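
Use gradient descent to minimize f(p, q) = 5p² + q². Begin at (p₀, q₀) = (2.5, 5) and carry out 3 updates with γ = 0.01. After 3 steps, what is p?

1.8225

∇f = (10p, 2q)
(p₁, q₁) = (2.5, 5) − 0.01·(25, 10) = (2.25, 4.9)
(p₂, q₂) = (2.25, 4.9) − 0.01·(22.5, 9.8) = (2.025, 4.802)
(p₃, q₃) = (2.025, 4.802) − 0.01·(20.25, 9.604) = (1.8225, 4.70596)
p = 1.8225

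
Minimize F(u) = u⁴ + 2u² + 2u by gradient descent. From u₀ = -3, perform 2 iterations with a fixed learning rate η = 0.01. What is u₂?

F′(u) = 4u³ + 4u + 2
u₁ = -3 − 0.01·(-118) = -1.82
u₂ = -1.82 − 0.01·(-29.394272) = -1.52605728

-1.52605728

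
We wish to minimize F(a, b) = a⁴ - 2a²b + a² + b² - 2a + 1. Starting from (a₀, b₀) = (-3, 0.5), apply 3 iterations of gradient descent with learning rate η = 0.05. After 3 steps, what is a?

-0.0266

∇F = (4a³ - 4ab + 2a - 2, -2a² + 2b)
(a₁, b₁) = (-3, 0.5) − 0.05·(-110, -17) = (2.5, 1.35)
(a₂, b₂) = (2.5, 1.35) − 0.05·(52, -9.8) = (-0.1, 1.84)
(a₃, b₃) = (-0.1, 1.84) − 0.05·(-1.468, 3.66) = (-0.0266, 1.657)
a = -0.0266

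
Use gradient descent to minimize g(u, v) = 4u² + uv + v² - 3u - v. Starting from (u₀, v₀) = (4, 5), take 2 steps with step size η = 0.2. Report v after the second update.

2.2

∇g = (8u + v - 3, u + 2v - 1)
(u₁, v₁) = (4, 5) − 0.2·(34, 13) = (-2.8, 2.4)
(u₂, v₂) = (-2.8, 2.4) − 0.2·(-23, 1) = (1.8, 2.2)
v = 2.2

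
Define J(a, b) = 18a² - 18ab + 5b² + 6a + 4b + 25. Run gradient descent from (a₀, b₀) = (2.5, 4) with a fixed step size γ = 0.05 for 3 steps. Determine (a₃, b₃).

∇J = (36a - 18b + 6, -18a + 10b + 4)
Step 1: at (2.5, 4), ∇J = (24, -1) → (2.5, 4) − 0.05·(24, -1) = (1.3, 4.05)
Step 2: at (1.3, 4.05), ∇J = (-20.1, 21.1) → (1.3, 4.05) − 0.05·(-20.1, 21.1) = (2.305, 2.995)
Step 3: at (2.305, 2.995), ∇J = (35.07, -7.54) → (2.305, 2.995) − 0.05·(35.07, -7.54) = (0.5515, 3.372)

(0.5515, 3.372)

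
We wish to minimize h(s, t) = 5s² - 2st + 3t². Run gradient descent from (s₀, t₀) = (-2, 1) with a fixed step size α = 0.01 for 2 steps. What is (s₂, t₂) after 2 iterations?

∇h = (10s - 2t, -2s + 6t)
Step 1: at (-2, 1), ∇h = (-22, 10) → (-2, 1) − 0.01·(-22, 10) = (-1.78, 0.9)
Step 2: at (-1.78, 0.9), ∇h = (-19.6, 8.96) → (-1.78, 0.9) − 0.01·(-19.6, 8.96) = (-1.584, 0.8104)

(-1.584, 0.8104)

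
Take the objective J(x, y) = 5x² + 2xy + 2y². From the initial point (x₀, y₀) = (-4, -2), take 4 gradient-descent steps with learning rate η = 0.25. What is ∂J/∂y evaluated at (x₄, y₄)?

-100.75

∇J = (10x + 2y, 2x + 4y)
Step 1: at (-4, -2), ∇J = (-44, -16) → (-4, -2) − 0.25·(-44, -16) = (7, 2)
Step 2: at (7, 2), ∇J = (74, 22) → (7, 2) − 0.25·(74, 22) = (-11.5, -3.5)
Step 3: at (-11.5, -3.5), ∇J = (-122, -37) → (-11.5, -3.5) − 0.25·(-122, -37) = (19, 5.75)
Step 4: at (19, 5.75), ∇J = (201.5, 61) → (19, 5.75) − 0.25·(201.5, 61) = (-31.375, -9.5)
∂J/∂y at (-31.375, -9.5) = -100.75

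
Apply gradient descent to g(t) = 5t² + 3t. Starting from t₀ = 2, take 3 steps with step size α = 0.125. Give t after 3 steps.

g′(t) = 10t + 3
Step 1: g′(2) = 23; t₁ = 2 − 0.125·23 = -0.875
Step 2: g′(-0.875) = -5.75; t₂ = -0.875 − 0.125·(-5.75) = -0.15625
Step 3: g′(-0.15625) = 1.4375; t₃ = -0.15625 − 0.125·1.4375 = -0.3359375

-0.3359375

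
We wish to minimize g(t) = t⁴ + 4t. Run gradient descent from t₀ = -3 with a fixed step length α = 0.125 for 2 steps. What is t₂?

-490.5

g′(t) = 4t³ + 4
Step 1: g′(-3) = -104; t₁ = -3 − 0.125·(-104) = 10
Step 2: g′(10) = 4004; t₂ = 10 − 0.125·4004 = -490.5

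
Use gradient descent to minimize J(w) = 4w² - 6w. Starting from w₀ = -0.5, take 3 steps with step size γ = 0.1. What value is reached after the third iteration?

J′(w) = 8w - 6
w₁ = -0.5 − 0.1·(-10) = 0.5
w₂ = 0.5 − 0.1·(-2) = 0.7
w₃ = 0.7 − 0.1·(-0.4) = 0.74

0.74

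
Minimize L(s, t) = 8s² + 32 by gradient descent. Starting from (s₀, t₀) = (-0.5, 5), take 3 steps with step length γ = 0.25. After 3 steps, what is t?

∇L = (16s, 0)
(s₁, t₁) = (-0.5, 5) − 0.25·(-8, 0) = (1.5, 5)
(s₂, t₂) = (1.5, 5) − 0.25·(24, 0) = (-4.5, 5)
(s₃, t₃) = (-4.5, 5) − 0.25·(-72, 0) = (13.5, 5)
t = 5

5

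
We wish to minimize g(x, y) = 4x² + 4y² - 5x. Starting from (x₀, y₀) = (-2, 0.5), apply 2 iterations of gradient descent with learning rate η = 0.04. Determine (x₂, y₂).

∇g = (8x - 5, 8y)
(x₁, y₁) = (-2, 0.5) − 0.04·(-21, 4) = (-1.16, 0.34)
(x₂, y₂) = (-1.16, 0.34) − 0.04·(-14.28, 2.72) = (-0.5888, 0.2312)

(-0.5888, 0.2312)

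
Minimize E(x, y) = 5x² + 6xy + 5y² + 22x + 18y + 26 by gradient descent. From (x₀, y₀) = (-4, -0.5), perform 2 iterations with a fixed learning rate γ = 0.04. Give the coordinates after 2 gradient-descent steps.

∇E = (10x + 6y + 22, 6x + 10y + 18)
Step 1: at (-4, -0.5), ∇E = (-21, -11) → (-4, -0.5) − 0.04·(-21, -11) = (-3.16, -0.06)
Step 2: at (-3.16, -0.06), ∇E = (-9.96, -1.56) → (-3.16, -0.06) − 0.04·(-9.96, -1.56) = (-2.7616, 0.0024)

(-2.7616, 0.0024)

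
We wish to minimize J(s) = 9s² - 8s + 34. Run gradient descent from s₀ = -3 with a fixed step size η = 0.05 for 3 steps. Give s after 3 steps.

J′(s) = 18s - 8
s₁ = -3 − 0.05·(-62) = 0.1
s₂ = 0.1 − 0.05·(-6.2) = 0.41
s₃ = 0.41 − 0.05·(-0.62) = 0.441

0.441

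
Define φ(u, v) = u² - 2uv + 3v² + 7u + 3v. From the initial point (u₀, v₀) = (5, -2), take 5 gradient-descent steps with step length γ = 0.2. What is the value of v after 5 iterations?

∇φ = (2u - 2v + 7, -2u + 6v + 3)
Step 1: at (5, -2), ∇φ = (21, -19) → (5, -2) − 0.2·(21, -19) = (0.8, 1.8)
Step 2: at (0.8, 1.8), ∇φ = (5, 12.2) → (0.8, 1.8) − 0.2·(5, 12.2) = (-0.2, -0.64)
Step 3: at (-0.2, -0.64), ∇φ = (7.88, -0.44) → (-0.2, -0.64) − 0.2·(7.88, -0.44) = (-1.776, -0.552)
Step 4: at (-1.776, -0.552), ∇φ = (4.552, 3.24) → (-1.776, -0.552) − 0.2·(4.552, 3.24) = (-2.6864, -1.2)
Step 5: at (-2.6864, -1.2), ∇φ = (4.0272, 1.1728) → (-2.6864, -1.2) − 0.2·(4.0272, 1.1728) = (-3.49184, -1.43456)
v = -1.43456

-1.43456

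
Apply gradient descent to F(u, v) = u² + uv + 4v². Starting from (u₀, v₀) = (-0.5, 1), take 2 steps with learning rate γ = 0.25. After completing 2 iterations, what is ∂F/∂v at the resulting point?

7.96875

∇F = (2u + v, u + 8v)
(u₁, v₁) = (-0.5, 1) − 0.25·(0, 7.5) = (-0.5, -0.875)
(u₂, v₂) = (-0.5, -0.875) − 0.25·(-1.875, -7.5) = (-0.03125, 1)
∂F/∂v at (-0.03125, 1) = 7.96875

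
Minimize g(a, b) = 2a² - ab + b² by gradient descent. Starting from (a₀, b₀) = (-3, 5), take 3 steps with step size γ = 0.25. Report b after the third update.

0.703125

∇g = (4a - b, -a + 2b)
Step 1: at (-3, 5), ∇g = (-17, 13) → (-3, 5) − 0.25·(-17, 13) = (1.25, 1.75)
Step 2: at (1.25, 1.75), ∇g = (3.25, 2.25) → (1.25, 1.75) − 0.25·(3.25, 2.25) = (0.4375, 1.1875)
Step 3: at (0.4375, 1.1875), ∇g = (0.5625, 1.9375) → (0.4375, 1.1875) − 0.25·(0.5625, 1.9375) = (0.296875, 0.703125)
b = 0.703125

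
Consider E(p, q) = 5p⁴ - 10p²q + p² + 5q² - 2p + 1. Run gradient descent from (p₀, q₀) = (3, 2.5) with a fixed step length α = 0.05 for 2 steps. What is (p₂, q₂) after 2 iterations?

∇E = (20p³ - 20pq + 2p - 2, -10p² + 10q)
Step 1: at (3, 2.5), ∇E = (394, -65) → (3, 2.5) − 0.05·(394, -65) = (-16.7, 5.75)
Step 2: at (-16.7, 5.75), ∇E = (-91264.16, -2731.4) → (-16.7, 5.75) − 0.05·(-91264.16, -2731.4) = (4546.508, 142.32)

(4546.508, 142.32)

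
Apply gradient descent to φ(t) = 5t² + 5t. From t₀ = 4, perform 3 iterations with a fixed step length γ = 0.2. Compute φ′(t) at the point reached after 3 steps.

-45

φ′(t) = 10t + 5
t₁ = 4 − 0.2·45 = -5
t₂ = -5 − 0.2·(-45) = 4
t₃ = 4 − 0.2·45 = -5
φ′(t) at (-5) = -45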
---+---
Print exactly the lines from the one with "Apply gradient descent to φ(t)" through the last line of the material, including both, and no others.

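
Apply gradient descent to φ(t) = 5t² + 5t. From t₀ = 4, perform 3 iterations with a fixed step length γ = 0.2. Compute φ′(t) at the point reached after 3 steps.

-45

φ′(t) = 10t + 5
t₁ = 4 − 0.2·45 = -5
t₂ = -5 − 0.2·(-45) = 4
t₃ = 4 − 0.2·45 = -5
φ′(t) at (-5) = -45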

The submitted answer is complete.